Task goal: Nothing but the lines from the one containing "Calculate sigmoid(-5.31). Use" through the final line of the data should be repeated, and each must be exact.

Input data:
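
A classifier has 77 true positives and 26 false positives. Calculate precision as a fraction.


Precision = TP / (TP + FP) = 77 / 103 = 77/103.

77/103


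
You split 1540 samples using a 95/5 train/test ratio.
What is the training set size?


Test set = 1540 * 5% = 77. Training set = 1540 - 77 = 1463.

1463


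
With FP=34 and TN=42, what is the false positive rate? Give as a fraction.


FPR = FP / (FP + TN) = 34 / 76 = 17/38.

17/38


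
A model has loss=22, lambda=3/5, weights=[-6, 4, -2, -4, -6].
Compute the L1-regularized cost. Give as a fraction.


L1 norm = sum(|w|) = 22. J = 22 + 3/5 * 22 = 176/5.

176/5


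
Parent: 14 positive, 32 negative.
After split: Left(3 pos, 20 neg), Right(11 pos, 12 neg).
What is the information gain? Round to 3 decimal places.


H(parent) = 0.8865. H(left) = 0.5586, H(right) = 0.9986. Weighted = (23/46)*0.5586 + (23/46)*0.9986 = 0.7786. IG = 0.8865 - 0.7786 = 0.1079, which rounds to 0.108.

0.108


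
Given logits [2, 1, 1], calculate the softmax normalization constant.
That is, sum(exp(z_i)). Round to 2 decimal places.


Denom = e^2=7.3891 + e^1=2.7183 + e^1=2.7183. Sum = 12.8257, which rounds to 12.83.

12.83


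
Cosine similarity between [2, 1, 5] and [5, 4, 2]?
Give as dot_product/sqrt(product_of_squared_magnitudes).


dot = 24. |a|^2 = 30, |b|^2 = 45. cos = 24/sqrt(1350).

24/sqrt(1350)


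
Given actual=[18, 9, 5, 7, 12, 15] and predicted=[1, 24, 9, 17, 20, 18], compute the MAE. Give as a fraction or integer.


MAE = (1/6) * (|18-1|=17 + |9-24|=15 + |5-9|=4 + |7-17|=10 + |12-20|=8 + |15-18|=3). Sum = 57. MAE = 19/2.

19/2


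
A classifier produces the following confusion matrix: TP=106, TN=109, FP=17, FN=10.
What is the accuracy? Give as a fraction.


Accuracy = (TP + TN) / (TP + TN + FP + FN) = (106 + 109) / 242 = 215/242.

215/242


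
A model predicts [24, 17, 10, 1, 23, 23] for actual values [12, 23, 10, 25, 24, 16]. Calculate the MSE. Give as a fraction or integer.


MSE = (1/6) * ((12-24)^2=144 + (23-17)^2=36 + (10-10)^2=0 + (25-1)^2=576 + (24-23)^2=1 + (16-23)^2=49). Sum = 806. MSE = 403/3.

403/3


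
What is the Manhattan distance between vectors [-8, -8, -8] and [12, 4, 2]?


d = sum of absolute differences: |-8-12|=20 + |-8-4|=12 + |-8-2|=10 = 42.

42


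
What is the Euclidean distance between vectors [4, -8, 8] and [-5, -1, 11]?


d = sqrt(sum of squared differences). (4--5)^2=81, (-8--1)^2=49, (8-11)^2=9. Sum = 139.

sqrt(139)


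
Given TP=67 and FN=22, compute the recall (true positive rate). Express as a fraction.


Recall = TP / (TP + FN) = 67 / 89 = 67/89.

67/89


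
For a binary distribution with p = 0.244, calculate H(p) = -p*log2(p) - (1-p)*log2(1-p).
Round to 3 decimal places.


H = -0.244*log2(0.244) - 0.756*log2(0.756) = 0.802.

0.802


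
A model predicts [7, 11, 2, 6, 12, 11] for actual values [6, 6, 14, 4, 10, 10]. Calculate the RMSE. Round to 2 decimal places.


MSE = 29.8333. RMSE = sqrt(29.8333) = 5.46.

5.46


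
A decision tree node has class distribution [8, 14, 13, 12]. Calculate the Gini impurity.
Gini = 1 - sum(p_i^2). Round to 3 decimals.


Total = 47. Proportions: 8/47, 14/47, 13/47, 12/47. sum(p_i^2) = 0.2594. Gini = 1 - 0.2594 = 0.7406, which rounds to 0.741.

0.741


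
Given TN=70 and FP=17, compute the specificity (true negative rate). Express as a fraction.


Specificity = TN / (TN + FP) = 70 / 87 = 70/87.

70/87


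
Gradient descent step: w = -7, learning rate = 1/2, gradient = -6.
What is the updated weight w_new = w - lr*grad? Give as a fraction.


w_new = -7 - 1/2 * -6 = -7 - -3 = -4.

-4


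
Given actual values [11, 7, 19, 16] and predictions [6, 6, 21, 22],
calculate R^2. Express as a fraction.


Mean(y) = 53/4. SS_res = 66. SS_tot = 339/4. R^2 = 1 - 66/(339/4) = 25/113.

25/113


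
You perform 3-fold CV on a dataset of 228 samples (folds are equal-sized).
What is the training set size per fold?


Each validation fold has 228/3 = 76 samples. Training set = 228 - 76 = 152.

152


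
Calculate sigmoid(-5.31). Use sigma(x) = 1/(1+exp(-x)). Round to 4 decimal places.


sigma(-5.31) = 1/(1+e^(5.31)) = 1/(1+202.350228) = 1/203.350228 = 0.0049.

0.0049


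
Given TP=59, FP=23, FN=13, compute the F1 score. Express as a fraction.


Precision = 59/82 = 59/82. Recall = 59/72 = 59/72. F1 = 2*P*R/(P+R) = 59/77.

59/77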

Result of the exercise:
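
Calculate sigmoid(-5.31). Use sigma(x) = 1/(1+exp(-x)). Round to 4 decimal places.


sigma(-5.31) = 1/(1+e^(5.31)) = 1/(1+202.350228) = 1/203.350228 = 0.0049.

0.0049


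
Given TP=59, FP=23, FN=13, compute the F1 score. Express as a fraction.


Precision = 59/82 = 59/82. Recall = 59/72 = 59/72. F1 = 2*P*R/(P+R) = 59/77.

59/77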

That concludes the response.